**Your task**
Which lines below include "Answer"? Copy them all.

Stored data entries:
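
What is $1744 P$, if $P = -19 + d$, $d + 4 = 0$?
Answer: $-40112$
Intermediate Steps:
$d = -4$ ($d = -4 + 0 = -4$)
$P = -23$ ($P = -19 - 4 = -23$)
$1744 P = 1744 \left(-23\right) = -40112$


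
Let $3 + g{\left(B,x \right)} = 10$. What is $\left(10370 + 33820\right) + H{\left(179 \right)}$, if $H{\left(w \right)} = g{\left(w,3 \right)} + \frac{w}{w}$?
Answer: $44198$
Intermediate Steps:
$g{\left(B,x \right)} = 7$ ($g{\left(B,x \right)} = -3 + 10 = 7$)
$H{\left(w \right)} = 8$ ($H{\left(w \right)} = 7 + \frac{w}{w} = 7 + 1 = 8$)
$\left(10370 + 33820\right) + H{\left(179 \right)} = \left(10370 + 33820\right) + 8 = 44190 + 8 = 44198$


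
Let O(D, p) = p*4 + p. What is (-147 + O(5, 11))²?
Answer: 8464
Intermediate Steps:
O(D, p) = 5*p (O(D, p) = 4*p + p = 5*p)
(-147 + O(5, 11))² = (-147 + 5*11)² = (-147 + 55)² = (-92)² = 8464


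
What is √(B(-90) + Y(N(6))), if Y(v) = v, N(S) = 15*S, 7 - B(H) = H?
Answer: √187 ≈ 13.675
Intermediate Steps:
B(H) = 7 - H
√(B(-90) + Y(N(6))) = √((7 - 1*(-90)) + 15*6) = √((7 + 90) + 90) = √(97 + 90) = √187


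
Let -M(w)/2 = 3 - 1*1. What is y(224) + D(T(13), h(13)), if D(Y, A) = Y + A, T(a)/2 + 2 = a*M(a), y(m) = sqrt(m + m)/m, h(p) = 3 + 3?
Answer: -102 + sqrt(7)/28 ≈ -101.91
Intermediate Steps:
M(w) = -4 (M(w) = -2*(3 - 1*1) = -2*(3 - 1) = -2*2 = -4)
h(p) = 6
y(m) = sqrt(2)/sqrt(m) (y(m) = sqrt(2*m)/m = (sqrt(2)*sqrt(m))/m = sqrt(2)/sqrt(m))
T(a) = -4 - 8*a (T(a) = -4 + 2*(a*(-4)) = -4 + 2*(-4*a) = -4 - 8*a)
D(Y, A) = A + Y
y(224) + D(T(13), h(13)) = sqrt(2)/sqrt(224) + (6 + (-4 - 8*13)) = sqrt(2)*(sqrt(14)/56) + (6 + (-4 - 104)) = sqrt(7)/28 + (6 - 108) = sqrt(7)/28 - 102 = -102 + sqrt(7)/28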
--
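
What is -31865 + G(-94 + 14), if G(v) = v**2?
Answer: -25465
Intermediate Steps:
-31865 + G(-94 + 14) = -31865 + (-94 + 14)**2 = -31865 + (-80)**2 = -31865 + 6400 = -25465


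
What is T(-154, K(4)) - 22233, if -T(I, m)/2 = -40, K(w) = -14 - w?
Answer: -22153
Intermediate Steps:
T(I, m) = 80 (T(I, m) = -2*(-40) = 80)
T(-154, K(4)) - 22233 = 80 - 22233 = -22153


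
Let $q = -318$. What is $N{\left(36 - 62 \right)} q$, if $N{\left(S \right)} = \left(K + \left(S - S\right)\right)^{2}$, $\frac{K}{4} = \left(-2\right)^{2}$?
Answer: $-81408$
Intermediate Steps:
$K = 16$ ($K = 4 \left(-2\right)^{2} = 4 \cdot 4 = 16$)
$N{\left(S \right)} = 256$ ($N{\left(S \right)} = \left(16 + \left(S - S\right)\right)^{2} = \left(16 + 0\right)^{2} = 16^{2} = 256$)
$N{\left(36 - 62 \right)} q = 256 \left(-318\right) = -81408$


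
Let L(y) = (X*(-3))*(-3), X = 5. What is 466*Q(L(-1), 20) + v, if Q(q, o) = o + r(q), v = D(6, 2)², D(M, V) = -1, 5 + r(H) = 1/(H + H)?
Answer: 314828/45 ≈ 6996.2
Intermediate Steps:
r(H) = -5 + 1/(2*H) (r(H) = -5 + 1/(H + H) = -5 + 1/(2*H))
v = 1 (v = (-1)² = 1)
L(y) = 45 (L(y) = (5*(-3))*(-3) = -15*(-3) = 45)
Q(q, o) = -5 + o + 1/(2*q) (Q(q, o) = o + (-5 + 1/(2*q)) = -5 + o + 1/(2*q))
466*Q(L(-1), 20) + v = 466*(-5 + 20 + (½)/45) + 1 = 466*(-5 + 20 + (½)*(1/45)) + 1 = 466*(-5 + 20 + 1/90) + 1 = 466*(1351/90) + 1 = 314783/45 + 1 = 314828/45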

**Result for this task**
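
Answer: $-40112$
Answer: $44198$
Answer: 8464
Answer: √187 ≈ 13.675
Answer: -102 + sqrt(7)/28 ≈ -101.91
Answer: -25465
Answer: -22153
Answer: $-81408$
Answer: 314828/45 ≈ 6996.2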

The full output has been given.